** ACTION ITEM **
Every line of the listing that holds the word "parameters" should be returned.

** RECORDS PROVIDED **
--

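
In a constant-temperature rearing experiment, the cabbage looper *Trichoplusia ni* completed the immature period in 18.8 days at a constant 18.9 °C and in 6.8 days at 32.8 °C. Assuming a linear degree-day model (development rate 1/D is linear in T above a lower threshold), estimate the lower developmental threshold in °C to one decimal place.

11.0 °C

Under the model K = D·(T − T_b), so D₁·(T₁ − T_b) = D₂·(T₂ − T_b).
18.8·(18.9 − T_b) = 6.8·(32.8 − T_b)
T_b = (18.8·18.9 − 6.8·32.8) / (18.8 − 6.8) = 132.28 / 12.0 = 11.023 °C ≈ 11.0 °C.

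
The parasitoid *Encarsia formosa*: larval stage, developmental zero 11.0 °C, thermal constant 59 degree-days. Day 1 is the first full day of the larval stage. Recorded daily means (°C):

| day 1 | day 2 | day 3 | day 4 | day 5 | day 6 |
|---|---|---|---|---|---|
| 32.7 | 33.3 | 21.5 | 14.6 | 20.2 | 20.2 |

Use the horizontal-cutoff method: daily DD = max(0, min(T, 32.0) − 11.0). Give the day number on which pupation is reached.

Daily DD above 11.0 °C (capped at 21.0): 21.0, 21.0, 10.5, 3.6, 9.2, 9.2.
Cumulative: 21.0, 42.0, 52.5, 56.1, 65.3, 74.5.
The total first reaches 59 DD on day 5.

day 5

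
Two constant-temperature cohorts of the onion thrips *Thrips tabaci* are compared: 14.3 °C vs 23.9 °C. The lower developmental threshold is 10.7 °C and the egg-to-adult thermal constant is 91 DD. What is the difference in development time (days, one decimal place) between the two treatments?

18.4 days

At 14.3 °C: 91 / (14.3 − 10.7) = 91 / 3.6 = 25.278 d.
At 23.9 °C: 91 / (23.9 − 10.7) = 91 / 13.2 = 6.894 d.
Difference = |25.278 − 6.894| = 18.384 ≈ 18.4 days.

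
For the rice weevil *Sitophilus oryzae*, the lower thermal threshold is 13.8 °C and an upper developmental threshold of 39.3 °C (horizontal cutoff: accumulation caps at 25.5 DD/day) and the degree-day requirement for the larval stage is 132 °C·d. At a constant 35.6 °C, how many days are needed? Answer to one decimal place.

Daily accumulation = 35.6 − 13.8 = 21.8 DD/day.
Duration = 132 / 21.8 = 6.055 ≈ 6.1 days.

6.1 days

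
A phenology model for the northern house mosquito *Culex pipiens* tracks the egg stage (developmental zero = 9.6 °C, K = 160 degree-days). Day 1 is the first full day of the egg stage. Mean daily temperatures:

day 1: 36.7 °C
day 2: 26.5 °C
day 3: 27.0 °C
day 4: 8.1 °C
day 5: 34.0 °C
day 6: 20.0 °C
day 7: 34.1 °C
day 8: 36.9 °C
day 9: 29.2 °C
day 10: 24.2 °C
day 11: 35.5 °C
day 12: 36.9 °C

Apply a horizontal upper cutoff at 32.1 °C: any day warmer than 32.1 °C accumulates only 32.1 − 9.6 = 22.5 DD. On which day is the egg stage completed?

Daily DD above 9.6 °C (capped at 22.5): 22.5, 16.9, 17.4, 0.0, 22.5, 10.4, 22.5, 22.5, 19.6, 14.6, 22.5, 22.5.
Cumulative: 22.5, 39.4, 56.8, 56.8, 79.3, 89.7, 112.2, 134.7, 154.3, 168.9, 191.4, 213.9.
The total first reaches 160 DD on day 10.

day 10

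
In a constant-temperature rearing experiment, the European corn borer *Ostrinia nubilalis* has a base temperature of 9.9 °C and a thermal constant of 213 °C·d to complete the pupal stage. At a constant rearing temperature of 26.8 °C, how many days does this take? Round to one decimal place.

Daily accumulation = 26.8 − 9.9 = 16.9 DD/day.
Duration = 213 / 16.9 = 12.604 ≈ 12.6 days.

12.6 days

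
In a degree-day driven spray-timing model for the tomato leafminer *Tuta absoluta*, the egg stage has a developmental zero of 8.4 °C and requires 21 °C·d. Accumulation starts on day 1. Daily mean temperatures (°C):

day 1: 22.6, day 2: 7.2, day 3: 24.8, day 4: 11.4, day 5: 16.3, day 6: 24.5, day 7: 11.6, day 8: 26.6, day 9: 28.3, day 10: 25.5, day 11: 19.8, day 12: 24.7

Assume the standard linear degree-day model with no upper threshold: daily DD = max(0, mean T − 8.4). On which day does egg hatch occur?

day 3

Daily DD above 8.4 °C: 14.2, 0.0, 16.4, 3.0, 7.9, 16.1, 3.2, 18.2, 19.9, 17.1, 11.4, 16.3.
Cumulative: 14.2, 14.2, 30.6, 33.6, 41.5, 57.6, 60.8, 79.0, 98.9, 116.0, 127.4, 143.7.
The total first reaches 21 DD on day 3.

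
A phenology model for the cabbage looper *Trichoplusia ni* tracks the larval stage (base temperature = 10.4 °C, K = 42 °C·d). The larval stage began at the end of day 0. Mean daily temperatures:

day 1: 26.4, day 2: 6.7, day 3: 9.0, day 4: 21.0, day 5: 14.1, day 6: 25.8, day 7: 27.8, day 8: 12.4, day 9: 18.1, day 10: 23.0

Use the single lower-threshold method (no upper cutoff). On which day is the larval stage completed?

Daily DD above 10.4 °C: 16.0, 0.0, 0.0, 10.6, 3.7, 15.4, 17.4, 2.0, 7.7, 12.6.
Cumulative: 16.0, 16.0, 16.0, 26.6, 30.3, 45.7, 63.1, 65.1, 72.8, 85.4.
The total first reaches 42 DD on day 6.

day 6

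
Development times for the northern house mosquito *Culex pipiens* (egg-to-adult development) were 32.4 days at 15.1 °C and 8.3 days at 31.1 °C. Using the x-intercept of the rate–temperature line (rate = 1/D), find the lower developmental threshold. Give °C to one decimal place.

Equal thermal constants: D₁(T₁ − T_b) = D₂(T₂ − T_b).
32.4·(15.1 − T_b) = 8.3·(31.1 − T_b)
T_b = (32.4·15.1 − 8.3·31.1) / (32.4 − 8.3) = 231.11 / 24.1 = 9.590 °C ≈ 9.6 °C.

9.6 °C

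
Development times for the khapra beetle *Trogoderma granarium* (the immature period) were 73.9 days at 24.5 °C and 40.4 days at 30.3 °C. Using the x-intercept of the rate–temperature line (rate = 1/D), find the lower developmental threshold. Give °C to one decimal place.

Equal thermal constants: D₁(T₁ − T_b) = D₂(T₂ − T_b).
73.9·(24.5 − T_b) = 40.4·(30.3 − T_b)
T_b = (73.9·24.5 − 40.4·30.3) / (73.9 − 40.4) = 586.43 / 33.5 = 17.505 °C ≈ 17.5 °C.

17.5 °C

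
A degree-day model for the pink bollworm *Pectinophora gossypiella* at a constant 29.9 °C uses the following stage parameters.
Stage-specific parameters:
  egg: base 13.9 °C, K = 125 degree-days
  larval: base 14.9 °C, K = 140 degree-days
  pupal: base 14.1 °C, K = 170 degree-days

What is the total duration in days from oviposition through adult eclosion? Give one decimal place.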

--

** TASK RESPONSE **
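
A degree-day model for the pink bollworm *Pectinophora gossypiella* at a constant 29.9 °C uses the following stage parameters.
Stage-specific parameters: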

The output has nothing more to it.